[Start of section]
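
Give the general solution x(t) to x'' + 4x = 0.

x = C1*cos(2*t) + C2*sin(2*t)

Characteristic equation r² + 4 = 0 has discriminant (0)² - 4·(4) = -16 < 0, so r = ± 2i.
Hence x_h = C1*cos(2*t) + C2*sin(2*t).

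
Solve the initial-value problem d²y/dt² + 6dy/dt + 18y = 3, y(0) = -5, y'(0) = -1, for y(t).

y = 1/6 - 31*cos(3*t)*exp(-3*t)/6 - 11*exp(-3*t)*sin(3*t)/2

Characteristic equation r² + 6r + 18 = 0 has discriminant (6)² - 4·(18) = -36 < 0, so r = -3 ± 3i.
Hence y_h = C1*cos(3*t)*exp(-3*t) + C2*exp(-3*t)*sin(3*t).
For the particular solution try y_p = A0. Substituting and matching coefficients of each power of t gives A0 = 1/6, so y_p = 1/6.
General solution: y = 1/6 + C1*cos(3*t)*exp(-3*t) + C2*exp(-3*t)*sin(3*t).
Apply the initial conditions: y(0) = 1/6 + C1 = -5 and y'(0) = -3*C1 + 3*C2 = -1. Solving gives C1 = -31/6, C2 = -11/2.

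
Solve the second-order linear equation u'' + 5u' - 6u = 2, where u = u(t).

u = -1/3 + C1*exp(-6*t) + C2*exp(t)

Characteristic equation r² + 5r - 6 = 0 factors as (r + 6)(r - 1) = 0, so r = -6, 1.
Hence u_h = C1*exp(-6*t) + C2*exp(t).
For the particular solution try u_p = A0. Substituting and matching coefficients of each power of t gives A0 = -1/3, so u_p = -1/3.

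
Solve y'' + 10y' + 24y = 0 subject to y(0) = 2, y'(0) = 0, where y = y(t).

Characteristic equation r² + 10r + 24 = 0 factors as (r + 6)(r + 4) = 0, so r = -6, -4.
Hence y_h = C1*exp(-6*t) + C2*exp(-4*t).
Apply the initial conditions: y(0) = C1 + C2 = 2 and y'(0) = -6*C1 - 4*C2 = 0. Solving gives C1 = -4, C2 = 6.

y = -4*exp(-6*t) + 6*exp(-4*t)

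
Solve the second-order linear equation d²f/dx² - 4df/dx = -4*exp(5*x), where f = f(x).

Characteristic equation r² - 4r = 0 factors as (r - 4)r = 0, so r = 4, 0.
Hence f_h = C1*exp(4*x) + C2.
Try f_p = A*exp(5*x). Substituting into the equation and dividing by exp(5*x) gives A = -4/5, so f_p = -4*exp(5*x)/5.

f = C2 - 4*exp(5*x)/5 + C1*exp(4*x)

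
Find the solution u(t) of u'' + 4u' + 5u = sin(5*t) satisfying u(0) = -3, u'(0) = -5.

Characteristic equation r² + 4r + 5 = 0 has discriminant (4)² - 4·(5) = -4 < 0, so r = -2 ± i.
Hence u_h = C1*cos(t)*exp(-2*t) + C2*exp(-2*t)*sin(t).
Try u_p = A*cos(5*t) + B*sin(5*t). Substituting and equating the coefficients of cos(5t) and sin(5t) gives A = -1/40, B = -1/40, so u_p = -cos(5*t)/40 - sin(5*t)/40.
General solution: u = -cos(5*t)/40 - sin(5*t)/40 + C1*cos(t)*exp(-2*t) + C2*exp(-2*t)*sin(t).
Apply the initial conditions: u(0) = -1/40 + C1 = -3 and u'(0) = -1/8 + C2 - 2*C1 = -5. Solving gives C1 = -119/40, C2 = -433/40.

u = -cos(5*t)/40 - sin(5*t)/40 - 433*exp(-2*t)*sin(t)/40 - 119*cos(t)*exp(-2*t)/40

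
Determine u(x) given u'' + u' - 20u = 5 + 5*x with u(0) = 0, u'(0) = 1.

Characteristic equation r² + r - 20 = 0 factors as (r - 4)(r + 5) = 0, so r = 4, -5.
Hence u_h = C1*exp(4*x) + C2*exp(-5*x).
For the particular solution try u_p = A0 + A1*x. Substituting and matching coefficients of each power of x gives A0 = -21/80, A1 = -1/4, so u_p = -21/80 - x/4.
General solution: u = -21/80 - x/4 + C1*exp(4*x) + C2*exp(-5*x).
Apply the initial conditions: u(0) = -21/80 + C1 + C2 = 0 and u'(0) = -1/4 - 5*C2 + 4*C1 = 1. Solving gives C1 = 41/144, C2 = -1/45.

u = -21/80 - x/4 - exp(-5*x)/45 + 41*exp(4*x)/144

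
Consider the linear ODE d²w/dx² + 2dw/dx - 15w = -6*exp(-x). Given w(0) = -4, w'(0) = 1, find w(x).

w = -41*exp(3*x)/16 - 29*exp(-5*x)/16 + 3*exp(-x)/8

Characteristic equation r² + 2r - 15 = 0 factors as (r - 3)(r + 5) = 0, so r = 3, -5.
Hence w_h = C1*exp(3*x) + C2*exp(-5*x).
Try w_p = A*exp(-x). Substituting into the equation and dividing by exp(-x) gives A = 3/8, so w_p = 3*exp(-x)/8.
General solution: w = 3*exp(-x)/8 + C1*exp(3*x) + C2*exp(-5*x).
Apply the initial conditions: w(0) = 3/8 + C1 + C2 = -4 and w'(0) = -3/8 - 5*C2 + 3*C1 = 1. Solving gives C1 = -41/16, C2 = -29/16.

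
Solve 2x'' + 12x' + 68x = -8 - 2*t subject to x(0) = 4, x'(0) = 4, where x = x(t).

x = -65/578 - t/34 + 946*exp(-3*t)*sin(5*t)/289 + 2377*cos(5*t)*exp(-3*t)/578

Divide through by 2: x'' + 6x' + 34x = -4 - t.
Characteristic equation r² + 6r + 34 = 0 has discriminant (6)² - 4·(34) = -100 < 0, so r = -3 ± 5i.
Hence x_h = C1*cos(5*t)*exp(-3*t) + C2*exp(-3*t)*sin(5*t).
For the particular solution try x_p = A0 + A1*t. Substituting and matching coefficients of each power of t gives A0 = -65/578, A1 = -1/34, so x_p = -65/578 - t/34.
General solution: x = -65/578 - t/34 + C1*cos(5*t)*exp(-3*t) + C2*exp(-3*t)*sin(5*t).
Apply the initial conditions: x(0) = -65/578 + C1 = 4 and x'(0) = -1/34 - 3*C1 + 5*C2 = 4. Solving gives C1 = 2377/578, C2 = 946/289.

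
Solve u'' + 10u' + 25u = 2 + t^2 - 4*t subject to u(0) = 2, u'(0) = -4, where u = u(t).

Characteristic equation r² + 10r + 25 = 0 has discriminant (10)² - 4·(25) = 0, so r = -5 is a repeated root.
Hence u_h = (C1 + C2*t)*exp(-5*t).
For the particular solution try u_p = A0 + A1*t + A2*t^2. Substituting and matching coefficients of each power of t gives A0 = 96/625, A1 = -24/125, A2 = 1/25, so u_p = 96/625 - 24*t/125 + t^2/25.
General solution: u = 96/625 - 24*t/125 + t^2/25 + C1*exp(-5*t) + C2*t*exp(-5*t).
Apply the initial conditions: u(0) = 96/625 + C1 = 2 and u'(0) = -24/125 + C2 - 5*C1 = -4. Solving gives C1 = 1154/625, C2 = 678/125.

u = 96/625 - 24*t/125 + t**2/25 + 1154*exp(-5*t)/625 + 678*t*exp(-5*t)/125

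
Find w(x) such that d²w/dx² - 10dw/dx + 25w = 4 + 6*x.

Characteristic equation r² - 10r + 25 = 0 has discriminant (-10)² - 4·(25) = 0, so r = 5 is a repeated root.
Hence w_h = (C1 + C2*x)*exp(5*x).
For the particular solution try w_p = A0 + A1*x. Substituting and matching coefficients of each power of x gives A0 = 32/125, A1 = 6/25, so w_p = 32/125 + 6*x/25.

w = 32/125 + 6*x/25 + C1*exp(5*x) + C2*x*exp(5*x)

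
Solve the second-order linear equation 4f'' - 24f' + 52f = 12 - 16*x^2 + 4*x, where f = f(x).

f = 401/2197 - 35*x/169 - 4*x**2/13 + C1*cos(2*x)*exp(3*x) + C2*exp(3*x)*sin(2*x)

Divide through by 4: f'' - 6f' + 13f = 3 + x - 4*x^2.
Characteristic equation r² - 6r + 13 = 0 has discriminant (-6)² - 4·(13) = -16 < 0, so r = 3 ± 2i.
Hence f_h = C1*cos(2*x)*exp(3*x) + C2*exp(3*x)*sin(2*x).
For the particular solution try f_p = A0 + A1*x + A2*x^2. Substituting and matching coefficients of each power of x gives A0 = 401/2197, A1 = -35/169, A2 = -4/13, so f_p = 401/2197 - 35*x/169 - 4*x^2/13.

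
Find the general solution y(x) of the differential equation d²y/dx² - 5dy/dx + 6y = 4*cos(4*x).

Characteristic equation r² - 5r + 6 = 0 factors as (r - 3)(r - 2) = 0, so r = 3, 2.
Hence y_h = C1*exp(3*x) + C2*exp(2*x).
Try y_p = A*cos(4*x) + B*sin(4*x). Substituting and equating the coefficients of cos(4x) and sin(4x) gives A = -2/25, B = -4/25, so y_p = -4*sin(4*x)/25 - 2*cos(4*x)/25.

y = -4*sin(4*x)/25 - 2*cos(4*x)/25 + C1*exp(3*x) + C2*exp(2*x)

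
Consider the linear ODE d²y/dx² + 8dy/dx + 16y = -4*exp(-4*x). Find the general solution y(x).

y = C1*exp(-4*x) - 2*x**2*exp(-4*x) + C2*x*exp(-4*x)

Characteristic equation r² + 8r + 16 = 0 has discriminant (8)² - 4·(16) = 0, so r = -4 is a repeated root.
Hence y_h = (C1 + C2*x)*exp(-4*x).
Since exp(-4*x) solves the homogeneous equation (r = -4 is a root of multiplicity 2), multiply the trial by x^2. Try y_p = A*x^2*exp(-4*x). Substituting into the equation and dividing by exp(-4*x) gives A = -2, so y_p = -2*x^2*exp(-4*x).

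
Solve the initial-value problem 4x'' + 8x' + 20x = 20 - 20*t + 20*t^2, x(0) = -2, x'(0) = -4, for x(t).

Divide through by 4: x'' + 2x' + 5x = 5 - 5*t + 5*t^2.
Characteristic equation r² + 2r + 5 = 0 has discriminant (2)² - 4·(5) = -16 < 0, so r = -1 ± 2i.
Hence x_h = C1*cos(2*t)*exp(-t) + C2*exp(-t)*sin(2*t).
For the particular solution try x_p = A0 + A1*t + A2*t^2. Substituting and matching coefficients of each power of t gives A0 = 33/25, A1 = -9/5, A2 = 1, so x_p = 33/25 + t^2 - 9*t/5.
General solution: x = 33/25 + t^2 - 9*t/5 + C1*cos(2*t)*exp(-t) + C2*exp(-t)*sin(2*t).
Apply the initial conditions: x(0) = 33/25 + C1 = -2 and x'(0) = -9/5 - C1 + 2*C2 = -4. Solving gives C1 = -83/25, C2 = -69/25.

x = 33/25 + t**2 - 9*t/5 - 83*cos(2*t)*exp(-t)/25 - 69*exp(-t)*sin(2*t)/25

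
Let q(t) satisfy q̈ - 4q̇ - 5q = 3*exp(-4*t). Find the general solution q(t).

q = exp(-4*t)/9 + C1*exp(-t) + C2*exp(5*t)

Characteristic equation r² - 4r - 5 = 0 factors as (r + 1)(r - 5) = 0, so r = -1, 5.
Hence q_h = C1*exp(-t) + C2*exp(5*t).
Try q_p = A*exp(-4*t). Substituting into the equation and dividing by exp(-4*t) gives A = 1/9, so q_p = exp(-4*t)/9.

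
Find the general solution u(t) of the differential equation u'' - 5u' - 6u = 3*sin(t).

u = -21*sin(t)/74 + 15*cos(t)/74 + C1*exp(-t) + C2*exp(6*t)

Characteristic equation r² - 5r - 6 = 0 factors as (r + 1)(r - 6) = 0, so r = -1, 6.
Hence u_h = C1*exp(-t) + C2*exp(6*t).
Try u_p = A*cos(t) + B*sin(t). Substituting and equating the coefficients of cos(t) and sin(t) gives A = 15/74, B = -21/74, so u_p = -21*sin(t)/74 + 15*cos(t)/74.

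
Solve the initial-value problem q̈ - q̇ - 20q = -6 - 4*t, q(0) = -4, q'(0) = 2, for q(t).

Characteristic equation r² - r - 20 = 0 factors as (r + 4)(r - 5) = 0, so r = -4, 5.
Hence q_h = C1*exp(-4*t) + C2*exp(5*t).
For the particular solution try q_p = A0 + A1*t. Substituting and matching coefficients of each power of t gives A0 = 29/100, A1 = 1/5, so q_p = 29/100 + t/5.
General solution: q = 29/100 + t/5 + C1*exp(-4*t) + C2*exp(5*t).
Apply the initial conditions: q(0) = 29/100 + C1 + C2 = -4 and q'(0) = 1/5 - 4*C1 + 5*C2 = 2. Solving gives C1 = -31/12, C2 = -128/75.

q = 29/100 - 128*exp(5*t)/75 - 31*exp(-4*t)/12 + t/5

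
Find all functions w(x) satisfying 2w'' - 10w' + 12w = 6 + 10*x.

w = 43/36 + 5*x/6 + C1*exp(3*x) + C2*exp(2*x)

Divide through by 2: w'' - 5w' + 6w = 3 + 5*x.
Characteristic equation r² - 5r + 6 = 0 factors as (r - 3)(r - 2) = 0, so r = 3, 2.
Hence w_h = C1*exp(3*x) + C2*exp(2*x).
For the particular solution try w_p = A0 + A1*x. Substituting and matching coefficients of each power of x gives A0 = 43/36, A1 = 5/6, so w_p = 43/36 + 5*x/6.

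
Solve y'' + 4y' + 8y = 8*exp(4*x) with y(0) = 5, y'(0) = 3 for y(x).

y = exp(4*x)/5 + 24*cos(2*x)*exp(-2*x)/5 + 59*exp(-2*x)*sin(2*x)/10

Characteristic equation r² + 4r + 8 = 0 has discriminant (4)² - 4·(8) = -16 < 0, so r = -2 ± 2i.
Hence y_h = C1*cos(2*x)*exp(-2*x) + C2*exp(-2*x)*sin(2*x).
Try y_p = A*exp(4*x). Substituting into the equation and dividing by exp(4*x) gives A = 1/5, so y_p = exp(4*x)/5.
General solution: y = exp(4*x)/5 + C1*cos(2*x)*exp(-2*x) + C2*exp(-2*x)*sin(2*x).
Apply the initial conditions: y(0) = 1/5 + C1 = 5 and y'(0) = 4/5 - 2*C1 + 2*C2 = 3. Solving gives C1 = 24/5, C2 = 59/10.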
[End of section]
* [Your task]
Output, exactly and with no other text, the line that contains "Find all functions" and all lines from there to the end of the records.

* [Exercise response]
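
Find all functions w(x) satisfying 2w'' - 10w' + 12w = 6 + 10*x.

w = 43/36 + 5*x/6 + C1*exp(3*x) + C2*exp(2*x)

Divide through by 2: w'' - 5w' + 6w = 3 + 5*x.
Characteristic equation r² - 5r + 6 = 0 factors as (r - 3)(r - 2) = 0, so r = 3, 2.
Hence w_h = C1*exp(3*x) + C2*exp(2*x).
For the particular solution try w_p = A0 + A1*x. Substituting and matching coefficients of each power of x gives A0 = 43/36, A1 = 5/6, so w_p = 43/36 + 5*x/6.

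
Solve y'' + 4y' + 8y = 8*exp(4*x) with y(0) = 5, y'(0) = 3 for y(x).

y = exp(4*x)/5 + 24*cos(2*x)*exp(-2*x)/5 + 59*exp(-2*x)*sin(2*x)/10

Characteristic equation r² + 4r + 8 = 0 has discriminant (4)² - 4·(8) = -16 < 0, so r = -2 ± 2i.
Hence y_h = C1*cos(2*x)*exp(-2*x) + C2*exp(-2*x)*sin(2*x).
Try y_p = A*exp(4*x). Substituting into the equation and dividing by exp(4*x) gives A = 1/5, so y_p = exp(4*x)/5.
General solution: y = exp(4*x)/5 + C1*cos(2*x)*exp(-2*x) + C2*exp(-2*x)*sin(2*x).
Apply the initial conditions: y(0) = 1/5 + C1 = 5 and y'(0) = 4/5 - 2*C1 + 2*C2 = 3. Solving gives C1 = 24/5, C2 = 59/10.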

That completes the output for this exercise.